Collection entries
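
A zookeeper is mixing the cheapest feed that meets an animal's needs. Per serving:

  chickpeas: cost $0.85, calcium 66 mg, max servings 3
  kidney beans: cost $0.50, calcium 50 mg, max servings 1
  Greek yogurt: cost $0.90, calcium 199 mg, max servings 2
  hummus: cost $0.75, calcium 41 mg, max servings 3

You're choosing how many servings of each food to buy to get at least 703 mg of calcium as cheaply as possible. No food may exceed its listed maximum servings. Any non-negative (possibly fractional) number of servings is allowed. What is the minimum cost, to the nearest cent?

Cost per mg of calcium: Greek yogurt $0.0045, kidney beans $0.0100, chickpeas $0.0129, hummus $0.0183.
Take 2 servings of Greek yogurt: +398.0 mg calcium for $1.80 (total $1.80, still need 305.0 mg).
Take 1 serving of kidney beans: +50.0 mg calcium for $0.50 (total $2.30, still need 255.0 mg).
Take 3 servings of chickpeas: +198.0 mg calcium for $2.55 (total $4.85, still need 57.0 mg).
Take 1.39 servings of hummus: +57.0 mg calcium for $1.04 (total $5.89, still need 0.0 mg).
Greedy by cheapest-per-mg is optimal for a single linear constraint, so the minimum cost is $5.89.

$5.89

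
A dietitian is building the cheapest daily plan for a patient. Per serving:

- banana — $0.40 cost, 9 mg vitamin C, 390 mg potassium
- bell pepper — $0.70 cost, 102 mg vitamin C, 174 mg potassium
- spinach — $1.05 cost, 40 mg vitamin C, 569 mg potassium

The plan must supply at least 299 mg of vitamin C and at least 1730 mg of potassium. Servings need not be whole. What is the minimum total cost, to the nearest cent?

$3.15

Minimising a linear cost over {vitamin C ≥ 299, potassium ≥ 1730, servings ≥ 0} — the optimum is at a vertex, using one or two foods.
banana only: max(299/9, 1730/390) = 33.22 servings → $13.29.
bell pepper only: max(299/102, 1730/174) = 9.943 servings → $6.96.
spinach only: max(299/40, 1730/569) = 7.475 servings → $7.85.
banana + bell pepper with both tight: 3.256 servings and 2.644 servings → $3.15.
banana + spinach: the both-tight solution has a negative serving — not a feasible corner.
bell pepper + spinach with both tight: 1.976 servings and 2.436 servings → $3.94.
So the least-cost plan costs $3.15.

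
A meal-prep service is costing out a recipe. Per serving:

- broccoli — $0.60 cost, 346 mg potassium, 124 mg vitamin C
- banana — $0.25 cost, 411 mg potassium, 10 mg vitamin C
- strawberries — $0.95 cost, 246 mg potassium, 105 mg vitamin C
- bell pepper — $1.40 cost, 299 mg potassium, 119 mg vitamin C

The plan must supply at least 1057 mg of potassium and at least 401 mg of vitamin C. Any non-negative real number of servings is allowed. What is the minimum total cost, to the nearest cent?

broccoli only: max(1057/346, 401/124) = 3.234 servings → $1.94.
banana only: max(1057/411, 401/10) = 40.1 servings → $10.03.
strawberries only: max(1057/246, 401/105) = 4.297 servings → $4.08.
bell pepper only: max(1057/299, 401/119) = 3.535 servings → $4.95.
broccoli + banana: the both-tight solution has a negative serving — not a feasible corner.
broccoli + strawberries with both tight: 2.118 servings and 1.318 servings → $2.52.
broccoli + bell pepper with both tight: 1.436 servings and 1.874 servings → $3.48.
banana + strawberries with both tight: 0.3032 servings and 3.79 servings → $3.68.
banana + bell pepper with both tight: 0.1281 servings and 3.359 servings → $4.73.
strawberries + bell pepper: intersection lies outside the first quadrant.
So the least-cost plan costs $1.94.

$1.94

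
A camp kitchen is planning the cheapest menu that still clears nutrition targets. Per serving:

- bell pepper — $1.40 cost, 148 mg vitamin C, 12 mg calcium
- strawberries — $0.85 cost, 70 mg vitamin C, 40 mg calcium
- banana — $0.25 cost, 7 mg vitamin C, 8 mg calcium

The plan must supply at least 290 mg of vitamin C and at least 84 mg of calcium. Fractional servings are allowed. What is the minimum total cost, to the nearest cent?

bell pepper only: max(290/148, 84/12) = 7 servings → $9.80.
strawberries only: max(290/70, 84/40) = 4.143 servings → $3.52.
banana only: max(290/7, 84/8) = 41.43 servings → $10.36.
bell pepper + strawberries with both tight: 1.126 servings and 1.762 servings → $3.07.
bell pepper + banana with both tight: 1.575 servings and 8.138 servings → $4.24.
strawberries + banana: intersection lies outside the first quadrant.
Cheapest feasible corner: $3.07.

$3.07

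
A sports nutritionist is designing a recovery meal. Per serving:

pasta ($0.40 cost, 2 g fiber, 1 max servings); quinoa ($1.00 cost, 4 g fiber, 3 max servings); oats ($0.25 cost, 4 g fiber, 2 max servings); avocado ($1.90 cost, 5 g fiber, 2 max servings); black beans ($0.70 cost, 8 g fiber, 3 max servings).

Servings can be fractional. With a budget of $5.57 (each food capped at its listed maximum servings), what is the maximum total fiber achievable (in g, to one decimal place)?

Fiber per dollar: oats 16, black beans 11.43, pasta 5, quinoa 4, avocado 2.632.
Take 2 servings of oats: spends $0.50, +8.0 g fiber (running total 8.0 g).
Take 3 servings of black beans: spends $2.10, +24.0 g fiber (running total 32.0 g).
Take 1 serving of pasta: spends $0.40, +2.0 g fiber (running total 34.0 g).
Take 2.57 servings of quinoa: spends $2.57, +10.3 g fiber (running total 44.3 g).
Filling greedily by fiber-per-dollar is optimal for one linear limit, giving 44.3 g.

44.3 g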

**Problem to work on**
If a line of the data contains "that", copy it out.

**Response box**
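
A zookeeper is mixing the cheapest feed that meets an animal's needs. Per serving:
A camp kitchen is planning the cheapest menu that still clears nutrition targets. Per serving: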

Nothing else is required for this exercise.